Stored data entries ::
*** Block opens ***

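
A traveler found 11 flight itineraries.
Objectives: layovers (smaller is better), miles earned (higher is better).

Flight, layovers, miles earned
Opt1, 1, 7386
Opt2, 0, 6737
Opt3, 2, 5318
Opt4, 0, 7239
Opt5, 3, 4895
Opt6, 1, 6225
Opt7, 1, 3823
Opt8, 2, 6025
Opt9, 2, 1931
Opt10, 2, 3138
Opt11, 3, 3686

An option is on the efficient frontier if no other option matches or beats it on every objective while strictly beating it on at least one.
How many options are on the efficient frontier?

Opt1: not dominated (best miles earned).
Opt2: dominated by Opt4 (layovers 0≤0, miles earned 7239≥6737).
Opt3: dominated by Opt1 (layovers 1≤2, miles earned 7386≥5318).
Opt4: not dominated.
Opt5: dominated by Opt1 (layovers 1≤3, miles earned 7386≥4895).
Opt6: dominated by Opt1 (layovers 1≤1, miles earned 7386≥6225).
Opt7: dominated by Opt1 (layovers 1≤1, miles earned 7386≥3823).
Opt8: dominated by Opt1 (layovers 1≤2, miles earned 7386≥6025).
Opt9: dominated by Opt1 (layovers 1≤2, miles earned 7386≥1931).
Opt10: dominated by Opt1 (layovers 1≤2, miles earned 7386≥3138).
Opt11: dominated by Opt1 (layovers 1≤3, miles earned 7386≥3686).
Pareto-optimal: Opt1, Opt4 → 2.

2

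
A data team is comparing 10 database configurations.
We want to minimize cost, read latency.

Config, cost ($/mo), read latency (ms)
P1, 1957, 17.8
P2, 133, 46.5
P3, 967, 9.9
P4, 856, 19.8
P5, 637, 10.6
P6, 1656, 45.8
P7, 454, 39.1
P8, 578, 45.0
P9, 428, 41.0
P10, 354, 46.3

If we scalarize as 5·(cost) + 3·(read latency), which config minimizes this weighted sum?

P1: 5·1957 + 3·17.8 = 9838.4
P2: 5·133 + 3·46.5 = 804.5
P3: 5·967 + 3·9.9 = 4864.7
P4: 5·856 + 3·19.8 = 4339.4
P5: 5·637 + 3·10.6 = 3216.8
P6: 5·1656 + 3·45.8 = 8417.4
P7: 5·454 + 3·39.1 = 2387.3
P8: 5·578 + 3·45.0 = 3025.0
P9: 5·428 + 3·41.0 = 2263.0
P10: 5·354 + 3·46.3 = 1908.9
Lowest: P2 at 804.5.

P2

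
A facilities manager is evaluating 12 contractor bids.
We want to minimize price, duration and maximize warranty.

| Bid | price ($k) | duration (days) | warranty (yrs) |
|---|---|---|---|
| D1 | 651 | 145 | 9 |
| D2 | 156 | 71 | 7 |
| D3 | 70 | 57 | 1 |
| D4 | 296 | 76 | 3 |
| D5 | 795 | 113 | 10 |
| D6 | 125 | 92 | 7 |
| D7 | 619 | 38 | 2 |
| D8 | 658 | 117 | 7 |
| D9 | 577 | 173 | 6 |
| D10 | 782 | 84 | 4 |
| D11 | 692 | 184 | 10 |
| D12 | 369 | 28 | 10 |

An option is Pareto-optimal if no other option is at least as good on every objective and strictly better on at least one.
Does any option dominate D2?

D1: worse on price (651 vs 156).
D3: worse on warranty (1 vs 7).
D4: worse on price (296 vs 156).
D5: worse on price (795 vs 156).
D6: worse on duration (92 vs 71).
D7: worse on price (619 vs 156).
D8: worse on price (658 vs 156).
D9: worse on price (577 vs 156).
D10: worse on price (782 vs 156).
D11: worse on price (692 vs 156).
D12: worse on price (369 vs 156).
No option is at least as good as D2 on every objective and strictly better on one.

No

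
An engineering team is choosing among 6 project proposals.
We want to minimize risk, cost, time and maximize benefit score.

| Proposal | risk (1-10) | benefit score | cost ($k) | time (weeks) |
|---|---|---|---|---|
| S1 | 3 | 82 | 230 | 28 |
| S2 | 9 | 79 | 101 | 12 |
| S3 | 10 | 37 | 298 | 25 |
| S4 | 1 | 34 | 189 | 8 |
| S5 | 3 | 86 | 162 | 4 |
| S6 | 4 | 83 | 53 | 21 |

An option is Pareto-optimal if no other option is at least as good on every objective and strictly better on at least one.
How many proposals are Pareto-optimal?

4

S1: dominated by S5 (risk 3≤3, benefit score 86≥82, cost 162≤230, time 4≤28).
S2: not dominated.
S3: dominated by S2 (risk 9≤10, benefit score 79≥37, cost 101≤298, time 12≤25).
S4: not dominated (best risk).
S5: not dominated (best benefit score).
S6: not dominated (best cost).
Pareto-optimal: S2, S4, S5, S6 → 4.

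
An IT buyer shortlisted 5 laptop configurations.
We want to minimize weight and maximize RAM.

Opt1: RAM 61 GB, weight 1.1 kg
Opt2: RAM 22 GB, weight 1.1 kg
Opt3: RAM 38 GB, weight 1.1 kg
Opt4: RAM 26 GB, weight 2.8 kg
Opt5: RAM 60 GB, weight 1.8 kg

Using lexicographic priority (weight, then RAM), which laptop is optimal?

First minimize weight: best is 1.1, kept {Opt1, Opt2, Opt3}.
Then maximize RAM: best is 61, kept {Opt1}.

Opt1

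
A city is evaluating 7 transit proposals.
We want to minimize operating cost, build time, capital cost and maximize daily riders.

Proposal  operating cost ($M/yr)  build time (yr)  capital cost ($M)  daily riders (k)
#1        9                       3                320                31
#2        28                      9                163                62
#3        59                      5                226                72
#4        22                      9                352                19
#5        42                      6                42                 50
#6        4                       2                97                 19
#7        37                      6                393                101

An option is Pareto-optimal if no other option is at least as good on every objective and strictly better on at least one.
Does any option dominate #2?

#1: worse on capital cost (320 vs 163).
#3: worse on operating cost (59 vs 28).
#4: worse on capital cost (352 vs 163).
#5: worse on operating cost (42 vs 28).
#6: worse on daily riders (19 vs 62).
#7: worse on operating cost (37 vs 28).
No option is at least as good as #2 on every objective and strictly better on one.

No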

*** Block closes ***

EXERCISE DETAILS :: Reproduce each line of the data containing the word "build".

SOLUTION TO THIS EXERCISE ::
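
We want to minimize operating cost, build time, capital cost and maximize daily riders.
Proposal  operating cost ($M/yr)  build time (yr)  capital cost ($M)  daily riders (k)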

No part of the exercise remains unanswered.